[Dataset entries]

================

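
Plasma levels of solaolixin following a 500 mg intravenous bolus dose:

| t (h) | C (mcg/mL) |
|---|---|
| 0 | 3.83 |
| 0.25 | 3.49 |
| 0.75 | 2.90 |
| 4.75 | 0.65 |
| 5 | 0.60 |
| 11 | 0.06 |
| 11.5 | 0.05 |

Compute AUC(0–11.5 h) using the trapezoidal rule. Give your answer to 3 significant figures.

Trapezoidal AUC_0→11.5:
  [0→0.25]: (3.83+3.49)/2 × 0.25 = 0.915
  [0.25→0.75]: (3.49+2.90)/2 × 0.5 = 1.5975
  [0.75→4.75]: (2.90+0.65)/2 × 4 = 7.1
  [4.75→5]: (0.65+0.60)/2 × 0.25 = 0.15625
  [5→11]: (0.60+0.06)/2 × 6 = 1.98
  [11→11.5]: (0.06+0.05)/2 × 0.5 = 0.0275
  Sum = 11.77625 mcg/mL·h

AUC = 11.8 mcg/mL·h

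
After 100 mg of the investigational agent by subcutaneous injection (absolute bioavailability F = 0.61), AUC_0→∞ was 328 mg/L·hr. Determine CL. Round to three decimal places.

CL = 0.186 L/hr

CL = F × Dose / AUC_0→∞
   = 0.61 × 100 / 328 = 0.185976 L/hr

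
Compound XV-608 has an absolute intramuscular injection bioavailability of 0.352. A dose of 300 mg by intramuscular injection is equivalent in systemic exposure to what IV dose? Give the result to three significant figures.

Systemic exposure from an extravascular dose = F × D_ev, so the equivalent IV dose is F × D_ev.
D_iv = F × D_ev = 0.352 × 300 = 105.6 mg

D_iv = 106 mg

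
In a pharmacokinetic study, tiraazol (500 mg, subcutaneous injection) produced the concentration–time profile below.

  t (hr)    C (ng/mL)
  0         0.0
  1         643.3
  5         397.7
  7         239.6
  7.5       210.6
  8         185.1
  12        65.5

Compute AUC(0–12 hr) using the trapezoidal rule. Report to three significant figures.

Trapezoidal AUC_0→12:
  [0→1]: (0.0+643.3)/2 × 1 = 321.65
  [1→5]: (643.3+397.7)/2 × 4 = 2082.0
  [5→7]: (397.7+239.6)/2 × 2 = 637.3
  [7→7.5]: (239.6+210.6)/2 × 0.5 = 112.55
  [7.5→8]: (210.6+185.1)/2 × 0.5 = 98.925
  [8→12]: (185.1+65.5)/2 × 4 = 501.2
  Sum = 3753.625 ng/mL·hr

AUC = 3750 ng/mL·hr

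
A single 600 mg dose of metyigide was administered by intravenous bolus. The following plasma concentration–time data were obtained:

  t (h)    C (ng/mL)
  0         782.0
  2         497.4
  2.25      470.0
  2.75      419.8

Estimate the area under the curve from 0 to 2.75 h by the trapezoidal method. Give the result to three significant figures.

Trapezoidal AUC_0→2.75:
  [0→2]: (782.0+497.4)/2 × 2 = 1279.4
  [2→2.25]: (497.4+470.0)/2 × 0.25 = 120.925
  [2.25→2.75]: (470.0+419.8)/2 × 0.5 = 222.45
  Sum = 1622.775 ng/mL·h

AUC = 1620 ng/mL·h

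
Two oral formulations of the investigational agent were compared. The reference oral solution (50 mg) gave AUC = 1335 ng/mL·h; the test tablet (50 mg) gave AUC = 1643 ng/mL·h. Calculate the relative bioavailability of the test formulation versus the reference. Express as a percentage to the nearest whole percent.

F_rel = (AUC_test/D_test) / (AUC_ref/D_ref)
      = (1643/50) / (1335/50)
      = 32.86 / 26.7 = 1.2307 = 123.07%

F_rel = 123%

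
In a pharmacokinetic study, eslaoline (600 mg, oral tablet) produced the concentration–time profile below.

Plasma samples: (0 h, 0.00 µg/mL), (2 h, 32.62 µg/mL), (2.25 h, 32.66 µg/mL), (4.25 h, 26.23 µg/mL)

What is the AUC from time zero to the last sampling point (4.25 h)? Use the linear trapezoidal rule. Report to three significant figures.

AUC = 99.7 µg/mL·h

Trapezoidal AUC_0→4.25:
  [0→2]: (0.00+32.62)/2 × 2 = 32.62
  [2→2.25]: (32.62+32.66)/2 × 0.25 = 8.16
  [2.25→4.25]: (32.66+26.23)/2 × 2 = 58.89
  Sum = 99.67 µg/mL·h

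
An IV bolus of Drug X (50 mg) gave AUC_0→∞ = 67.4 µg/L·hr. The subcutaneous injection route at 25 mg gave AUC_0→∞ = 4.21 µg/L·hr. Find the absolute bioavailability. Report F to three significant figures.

F = (AUC_ev / D_ev) / (AUC_iv / D_iv)
  = (4.21/25) / (67.4/50)
  = 0.1684 / 1.348 = 0.1249

F = 0.125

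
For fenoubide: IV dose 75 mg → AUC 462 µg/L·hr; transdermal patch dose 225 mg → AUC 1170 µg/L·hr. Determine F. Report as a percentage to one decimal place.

F = (AUC_ev / D_ev) / (AUC_iv / D_iv)
  = (1170/225) / (462/75)
  = 5.2 / 6.16 = 0.8442
  = 84.42%

F = 84.4%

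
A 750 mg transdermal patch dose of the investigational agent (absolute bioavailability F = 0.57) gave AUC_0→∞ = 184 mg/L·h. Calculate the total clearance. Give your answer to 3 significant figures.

CL = F × Dose / AUC_0→∞
   = 0.57 × 750 / 184 = 2.32337 L/h

CL = 2.32 L/h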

================

**Activity:**
Write out every entry again, exactly as it appears.

**Answer to this exercise:**
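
Plasma levels of solaolixin following a 500 mg intravenous bolus dose:

| t (h) | C (mcg/mL) |
|---|---|
| 0 | 3.83 |
| 0.25 | 3.49 |
| 0.75 | 2.90 |
| 4.75 | 0.65 |
| 5 | 0.60 |
| 11 | 0.06 |
| 11.5 | 0.05 |

Compute AUC(0–11.5 h) using the trapezoidal rule. Give your answer to 3 significant figures.

Trapezoidal AUC_0→11.5:
  [0→0.25]: (3.83+3.49)/2 × 0.25 = 0.915
  [0.25→0.75]: (3.49+2.90)/2 × 0.5 = 1.5975
  [0.75→4.75]: (2.90+0.65)/2 × 4 = 7.1
  [4.75→5]: (0.65+0.60)/2 × 0.25 = 0.15625
  [5→11]: (0.60+0.06)/2 × 6 = 1.98
  [11→11.5]: (0.06+0.05)/2 × 0.5 = 0.0275
  Sum = 11.77625 mcg/mL·h

AUC = 11.8 mcg/mL·h

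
After 100 mg of the investigational agent by subcutaneous injection (absolute bioavailability F = 0.61), AUC_0→∞ was 328 mg/L·hr. Determine CL. Round to three decimal places.

CL = 0.186 L/hr

CL = F × Dose / AUC_0→∞
   = 0.61 × 100 / 328 = 0.185976 L/hr

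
Compound XV-608 has an absolute intramuscular injection bioavailability of 0.352. A dose of 300 mg by intramuscular injection is equivalent in systemic exposure to what IV dose? Give the result to three significant figures.

Systemic exposure from an extravascular dose = F × D_ev, so the equivalent IV dose is F × D_ev.
D_iv = F × D_ev = 0.352 × 300 = 105.6 mg

D_iv = 106 mg

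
In a pharmacokinetic study, tiraazol (500 mg, subcutaneous injection) produced the concentration–time profile below.

  t (hr)    C (ng/mL)
  0         0.0
  1         643.3
  5         397.7
  7         239.6
  7.5       210.6
  8         185.1
  12        65.5

Compute AUC(0–12 hr) using the trapezoidal rule. Report to three significant figures.

Trapezoidal AUC_0→12:
  [0→1]: (0.0+643.3)/2 × 1 = 321.65
  [1→5]: (643.3+397.7)/2 × 4 = 2082.0
  [5→7]: (397.7+239.6)/2 × 2 = 637.3
  [7→7.5]: (239.6+210.6)/2 × 0.5 = 112.55
  [7.5→8]: (210.6+185.1)/2 × 0.5 = 98.925
  [8→12]: (185.1+65.5)/2 × 4 = 501.2
  Sum = 3753.625 ng/mL·hr

AUC = 3750 ng/mL·hr

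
A single 600 mg dose of metyigide was administered by intravenous bolus. The following plasma concentration–time data were obtained:

  t (h)    C (ng/mL)
  0         782.0
  2         497.4
  2.25      470.0
  2.75      419.8

Estimate the area under the curve from 0 to 2.75 h by the trapezoidal method. Give the result to three significant figures.

Trapezoidal AUC_0→2.75:
  [0→2]: (782.0+497.4)/2 × 2 = 1279.4
  [2→2.25]: (497.4+470.0)/2 × 0.25 = 120.925
  [2.25→2.75]: (470.0+419.8)/2 × 0.5 = 222.45
  Sum = 1622.775 ng/mL·h

AUC = 1620 ng/mL·h

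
Two oral formulations of the investigational agent were compared. The reference oral solution (50 mg) gave AUC = 1335 ng/mL·h; the test tablet (50 mg) gave AUC = 1643 ng/mL·h. Calculate the relative bioavailability of the test formulation versus the reference. Express as a percentage to the nearest whole percent.

F_rel = (AUC_test/D_test) / (AUC_ref/D_ref)
      = (1643/50) / (1335/50)
      = 32.86 / 26.7 = 1.2307 = 123.07%

F_rel = 123%

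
In a pharmacokinetic study, eslaoline (600 mg, oral tablet) produced the concentration–time profile below.

Plasma samples: (0 h, 0.00 µg/mL), (2 h, 32.62 µg/mL), (2.25 h, 32.66 µg/mL), (4.25 h, 26.23 µg/mL)

What is the AUC from time zero to the last sampling point (4.25 h)? Use the linear trapezoidal rule. Report to three significant figures.

AUC = 99.7 µg/mL·h

Trapezoidal AUC_0→4.25:
  [0→2]: (0.00+32.62)/2 × 2 = 32.62
  [2→2.25]: (32.62+32.66)/2 × 0.25 = 8.16
  [2.25→4.25]: (32.66+26.23)/2 × 2 = 58.89
  Sum = 99.67 µg/mL·h

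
An IV bolus of Drug X (50 mg) gave AUC_0→∞ = 67.4 µg/L·hr. The subcutaneous injection route at 25 mg gave AUC_0→∞ = 4.21 µg/L·hr. Find the absolute bioavailability. Report F to three significant figures.

F = (AUC_ev / D_ev) / (AUC_iv / D_iv)
  = (4.21/25) / (67.4/50)
  = 0.1684 / 1.348 = 0.1249

F = 0.125

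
For fenoubide: IV dose 75 mg → AUC 462 µg/L·hr; transdermal patch dose 225 mg → AUC 1170 µg/L·hr. Determine F. Report as a percentage to one decimal place.

F = (AUC_ev / D_ev) / (AUC_iv / D_iv)
  = (1170/225) / (462/75)
  = 5.2 / 6.16 = 0.8442
  = 84.42%

F = 84.4%

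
A 750 mg transdermal patch dose of the investigational agent (absolute bioavailability F = 0.57) gave AUC_0→∞ = 184 mg/L·h. Calculate the total clearance. Give your answer to 3 significant figures.

CL = F × Dose / AUC_0→∞
   = 0.57 × 750 / 184 = 2.32337 L/h

CL = 2.32 L/h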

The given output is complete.